Available data:
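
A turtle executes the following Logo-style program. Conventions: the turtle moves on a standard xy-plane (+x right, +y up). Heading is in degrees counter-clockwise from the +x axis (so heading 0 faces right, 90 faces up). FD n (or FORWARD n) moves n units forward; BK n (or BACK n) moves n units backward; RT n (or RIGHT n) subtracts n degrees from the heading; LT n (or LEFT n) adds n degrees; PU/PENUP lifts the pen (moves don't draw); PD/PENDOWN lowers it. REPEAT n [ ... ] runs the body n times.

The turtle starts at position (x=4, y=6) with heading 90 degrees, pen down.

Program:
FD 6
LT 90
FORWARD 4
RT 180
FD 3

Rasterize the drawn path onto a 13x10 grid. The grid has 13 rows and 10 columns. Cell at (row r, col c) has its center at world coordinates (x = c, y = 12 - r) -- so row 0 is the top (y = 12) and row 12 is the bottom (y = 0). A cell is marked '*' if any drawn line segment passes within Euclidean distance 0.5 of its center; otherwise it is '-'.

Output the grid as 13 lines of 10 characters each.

Segment 0: (4,6) -> (4,12)
Segment 1: (4,12) -> (0,12)
Segment 2: (0,12) -> (3,12)

Answer: *****-----
----*-----
----*-----
----*-----
----*-----
----*-----
----*-----
----------
----------
----------
----------
----------
----------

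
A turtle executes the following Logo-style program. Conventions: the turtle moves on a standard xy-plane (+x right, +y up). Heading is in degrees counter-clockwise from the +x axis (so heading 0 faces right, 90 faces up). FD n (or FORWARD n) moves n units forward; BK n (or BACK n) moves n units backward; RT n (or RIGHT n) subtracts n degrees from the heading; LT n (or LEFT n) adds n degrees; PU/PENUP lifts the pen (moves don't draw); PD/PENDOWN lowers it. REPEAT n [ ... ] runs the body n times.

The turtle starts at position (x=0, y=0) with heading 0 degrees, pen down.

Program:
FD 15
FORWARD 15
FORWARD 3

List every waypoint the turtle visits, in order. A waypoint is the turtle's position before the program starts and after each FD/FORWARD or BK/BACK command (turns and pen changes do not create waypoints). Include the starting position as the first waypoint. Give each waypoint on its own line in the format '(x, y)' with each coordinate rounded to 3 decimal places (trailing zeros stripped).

Executing turtle program step by step:
Start: pos=(0,0), heading=0, pen down
FD 15: (0,0) -> (15,0) [heading=0, draw]
FD 15: (15,0) -> (30,0) [heading=0, draw]
FD 3: (30,0) -> (33,0) [heading=0, draw]
Final: pos=(33,0), heading=0, 3 segment(s) drawn
Waypoints (4 total):
(0, 0)
(15, 0)
(30, 0)
(33, 0)

Answer: (0, 0)
(15, 0)
(30, 0)
(33, 0)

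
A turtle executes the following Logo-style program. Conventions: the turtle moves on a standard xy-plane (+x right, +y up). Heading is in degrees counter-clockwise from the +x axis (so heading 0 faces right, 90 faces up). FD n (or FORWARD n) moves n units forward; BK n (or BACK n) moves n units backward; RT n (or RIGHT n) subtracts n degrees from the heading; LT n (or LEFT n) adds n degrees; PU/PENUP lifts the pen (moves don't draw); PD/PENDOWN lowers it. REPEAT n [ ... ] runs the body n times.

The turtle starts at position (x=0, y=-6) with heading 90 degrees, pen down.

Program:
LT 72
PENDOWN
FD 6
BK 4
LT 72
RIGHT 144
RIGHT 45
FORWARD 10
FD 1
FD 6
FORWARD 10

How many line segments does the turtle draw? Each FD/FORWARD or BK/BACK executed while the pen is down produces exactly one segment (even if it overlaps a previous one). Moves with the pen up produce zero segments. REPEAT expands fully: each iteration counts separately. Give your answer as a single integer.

Answer: 6

Derivation:
Executing turtle program step by step:
Start: pos=(0,-6), heading=90, pen down
LT 72: heading 90 -> 162
PD: pen down
FD 6: (0,-6) -> (-5.706,-4.146) [heading=162, draw]
BK 4: (-5.706,-4.146) -> (-1.902,-5.382) [heading=162, draw]
LT 72: heading 162 -> 234
RT 144: heading 234 -> 90
RT 45: heading 90 -> 45
FD 10: (-1.902,-5.382) -> (5.169,1.689) [heading=45, draw]
FD 1: (5.169,1.689) -> (5.876,2.396) [heading=45, draw]
FD 6: (5.876,2.396) -> (10.119,6.639) [heading=45, draw]
FD 10: (10.119,6.639) -> (17.19,13.71) [heading=45, draw]
Final: pos=(17.19,13.71), heading=45, 6 segment(s) drawn
Segments drawn: 6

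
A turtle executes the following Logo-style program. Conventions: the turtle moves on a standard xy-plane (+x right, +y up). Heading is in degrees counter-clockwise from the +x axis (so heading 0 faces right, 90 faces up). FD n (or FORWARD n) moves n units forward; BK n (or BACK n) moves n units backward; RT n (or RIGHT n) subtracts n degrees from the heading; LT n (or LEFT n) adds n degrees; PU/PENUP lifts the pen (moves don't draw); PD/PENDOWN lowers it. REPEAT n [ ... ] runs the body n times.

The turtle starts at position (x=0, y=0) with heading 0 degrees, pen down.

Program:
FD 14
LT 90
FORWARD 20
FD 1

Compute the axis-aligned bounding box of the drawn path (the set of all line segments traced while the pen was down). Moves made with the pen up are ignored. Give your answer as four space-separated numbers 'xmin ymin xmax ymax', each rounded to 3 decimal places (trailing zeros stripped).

Answer: 0 0 14 21

Derivation:
Executing turtle program step by step:
Start: pos=(0,0), heading=0, pen down
FD 14: (0,0) -> (14,0) [heading=0, draw]
LT 90: heading 0 -> 90
FD 20: (14,0) -> (14,20) [heading=90, draw]
FD 1: (14,20) -> (14,21) [heading=90, draw]
Final: pos=(14,21), heading=90, 3 segment(s) drawn

Segment endpoints: x in {0, 14, 14}, y in {0, 20, 21}
xmin=0, ymin=0, xmax=14, ymax=21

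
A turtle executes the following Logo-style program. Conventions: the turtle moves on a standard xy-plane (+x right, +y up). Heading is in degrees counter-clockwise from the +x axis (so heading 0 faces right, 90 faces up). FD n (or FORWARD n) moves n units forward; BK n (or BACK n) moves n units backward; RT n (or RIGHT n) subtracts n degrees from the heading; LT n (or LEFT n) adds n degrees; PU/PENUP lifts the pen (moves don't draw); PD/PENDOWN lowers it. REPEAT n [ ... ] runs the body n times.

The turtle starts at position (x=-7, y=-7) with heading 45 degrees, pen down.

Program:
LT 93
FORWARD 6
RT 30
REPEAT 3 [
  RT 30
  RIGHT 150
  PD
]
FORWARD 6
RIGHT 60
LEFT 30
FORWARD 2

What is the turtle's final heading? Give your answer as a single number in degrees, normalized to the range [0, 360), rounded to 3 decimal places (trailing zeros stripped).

Answer: 258

Derivation:
Executing turtle program step by step:
Start: pos=(-7,-7), heading=45, pen down
LT 93: heading 45 -> 138
FD 6: (-7,-7) -> (-11.459,-2.985) [heading=138, draw]
RT 30: heading 138 -> 108
REPEAT 3 [
  -- iteration 1/3 --
  RT 30: heading 108 -> 78
  RT 150: heading 78 -> 288
  PD: pen down
  -- iteration 2/3 --
  RT 30: heading 288 -> 258
  RT 150: heading 258 -> 108
  PD: pen down
  -- iteration 3/3 --
  RT 30: heading 108 -> 78
  RT 150: heading 78 -> 288
  PD: pen down
]
FD 6: (-11.459,-2.985) -> (-9.605,-8.692) [heading=288, draw]
RT 60: heading 288 -> 228
LT 30: heading 228 -> 258
FD 2: (-9.605,-8.692) -> (-10.021,-10.648) [heading=258, draw]
Final: pos=(-10.021,-10.648), heading=258, 3 segment(s) drawn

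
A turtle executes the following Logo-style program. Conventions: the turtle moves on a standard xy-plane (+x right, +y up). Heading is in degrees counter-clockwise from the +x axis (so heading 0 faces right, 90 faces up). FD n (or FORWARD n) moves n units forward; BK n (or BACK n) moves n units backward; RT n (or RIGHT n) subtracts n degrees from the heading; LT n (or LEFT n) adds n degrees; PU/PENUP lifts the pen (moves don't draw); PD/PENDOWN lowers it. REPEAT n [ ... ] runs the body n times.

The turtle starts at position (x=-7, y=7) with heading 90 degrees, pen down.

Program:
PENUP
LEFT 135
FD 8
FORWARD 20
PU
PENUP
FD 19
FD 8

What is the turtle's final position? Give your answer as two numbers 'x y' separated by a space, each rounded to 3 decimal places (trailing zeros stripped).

Executing turtle program step by step:
Start: pos=(-7,7), heading=90, pen down
PU: pen up
LT 135: heading 90 -> 225
FD 8: (-7,7) -> (-12.657,1.343) [heading=225, move]
FD 20: (-12.657,1.343) -> (-26.799,-12.799) [heading=225, move]
PU: pen up
PU: pen up
FD 19: (-26.799,-12.799) -> (-40.234,-26.234) [heading=225, move]
FD 8: (-40.234,-26.234) -> (-45.891,-31.891) [heading=225, move]
Final: pos=(-45.891,-31.891), heading=225, 0 segment(s) drawn

Answer: -45.891 -31.891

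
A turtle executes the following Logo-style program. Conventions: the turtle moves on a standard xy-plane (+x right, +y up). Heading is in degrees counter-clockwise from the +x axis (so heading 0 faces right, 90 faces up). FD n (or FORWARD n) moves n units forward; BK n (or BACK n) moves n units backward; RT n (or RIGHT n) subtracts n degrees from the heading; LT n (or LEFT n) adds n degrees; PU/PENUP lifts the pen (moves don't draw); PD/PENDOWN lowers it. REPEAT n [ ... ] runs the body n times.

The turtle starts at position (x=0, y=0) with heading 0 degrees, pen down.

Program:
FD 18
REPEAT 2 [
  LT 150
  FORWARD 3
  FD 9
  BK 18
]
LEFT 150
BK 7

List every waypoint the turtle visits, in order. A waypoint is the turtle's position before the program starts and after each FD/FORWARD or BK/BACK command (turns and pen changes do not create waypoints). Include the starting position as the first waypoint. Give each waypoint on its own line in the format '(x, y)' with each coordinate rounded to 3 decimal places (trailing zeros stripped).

Answer: (0, 0)
(18, 0)
(15.402, 1.5)
(7.608, 6)
(23.196, -3)
(24.696, -5.598)
(29.196, -13.392)
(20.196, 2.196)
(20.196, -4.804)

Derivation:
Executing turtle program step by step:
Start: pos=(0,0), heading=0, pen down
FD 18: (0,0) -> (18,0) [heading=0, draw]
REPEAT 2 [
  -- iteration 1/2 --
  LT 150: heading 0 -> 150
  FD 3: (18,0) -> (15.402,1.5) [heading=150, draw]
  FD 9: (15.402,1.5) -> (7.608,6) [heading=150, draw]
  BK 18: (7.608,6) -> (23.196,-3) [heading=150, draw]
  -- iteration 2/2 --
  LT 150: heading 150 -> 300
  FD 3: (23.196,-3) -> (24.696,-5.598) [heading=300, draw]
  FD 9: (24.696,-5.598) -> (29.196,-13.392) [heading=300, draw]
  BK 18: (29.196,-13.392) -> (20.196,2.196) [heading=300, draw]
]
LT 150: heading 300 -> 90
BK 7: (20.196,2.196) -> (20.196,-4.804) [heading=90, draw]
Final: pos=(20.196,-4.804), heading=90, 8 segment(s) drawn
Waypoints (9 total):
(0, 0)
(18, 0)
(15.402, 1.5)
(7.608, 6)
(23.196, -3)
(24.696, -5.598)
(29.196, -13.392)
(20.196, 2.196)
(20.196, -4.804)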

Work order:
Quote, with nothing altered, all lines from the start of the entries to the line that carries "Rasterize the drawn", inclusive.

Exercise response:
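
A turtle executes the following Logo-style program. Conventions: the turtle moves on a standard xy-plane (+x right, +y up). Heading is in degrees counter-clockwise from the +x axis (so heading 0 faces right, 90 faces up). FD n (or FORWARD n) moves n units forward; BK n (or BACK n) moves n units backward; RT n (or RIGHT n) subtracts n degrees from the heading; LT n (or LEFT n) adds n degrees; PU/PENUP lifts the pen (moves don't draw); PD/PENDOWN lowers it. REPEAT n [ ... ] runs the body n times.

The turtle starts at position (x=4, y=6) with heading 90 degrees, pen down.

Program:
FD 6
LT 90
FORWARD 4
RT 180
FD 3

Rasterize the drawn path onto a 13x10 grid. The grid has 13 rows and 10 columns. Cell at (row r, col c) has its center at world coordinates (x = c, y = 12 - r) -- so row 0 is the top (y = 12) and row 12 is the bottom (y = 0). A cell is marked '*' if any drawn line segment passes within Euclidean distance 0.5 of its center; otherwise it is '-'.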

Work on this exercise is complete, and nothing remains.